=== WHAT YOU WILL DO ===
Copy the entire listing, down to the final line, exactly.

SUPPLIED DATA: Begin

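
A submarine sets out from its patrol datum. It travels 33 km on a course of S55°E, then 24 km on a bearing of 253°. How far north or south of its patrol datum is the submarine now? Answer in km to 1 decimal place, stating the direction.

25.9 km south

Leg 1 (S55°E, 33 km): east 33 sin 125° = 27.03, north 33 cos 125° = -18.93
Leg 2 (253°, 24 km): east 24 sin 253° = -22.95, north 24 cos 253° = -7.02
Net north component: -25.94 km.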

SUPPLIED DATA: End

=== TASK SOLUTION ===
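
A submarine sets out from its patrol datum. It travels 33 km on a course of S55°E, then 24 km on a bearing of 253°. How far north or south of its patrol datum is the submarine now? Answer in km to 1 decimal place, stating the direction.

25.9 km south

Leg 1 (S55°E, 33 km): east 33 sin 125° = 27.03, north 33 cos 125° = -18.93
Leg 2 (253°, 24 km): east 24 sin 253° = -22.95, north 24 cos 253° = -7.02
Net north component: -25.94 km.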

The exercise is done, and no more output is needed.